• [ASSIGNMENT]:
Please write the data out once more, exactly as it is given.

• [INFORMATION SUPPLIED]:
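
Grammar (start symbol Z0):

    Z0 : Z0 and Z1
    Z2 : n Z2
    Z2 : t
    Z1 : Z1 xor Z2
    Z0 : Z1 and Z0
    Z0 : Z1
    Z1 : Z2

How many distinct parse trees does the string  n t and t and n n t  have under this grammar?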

• [RESPONSE]:
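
Grammar (start symbol Z0):

    Z0 : Z0 and Z1
    Z2 : n Z2
    Z2 : t
    Z1 : Z1 xor Z2
    Z0 : Z1 and Z0
    Z0 : Z1
    Z1 : Z2

How many distinct parse trees does the string  n t and t and n n t  have under this grammar?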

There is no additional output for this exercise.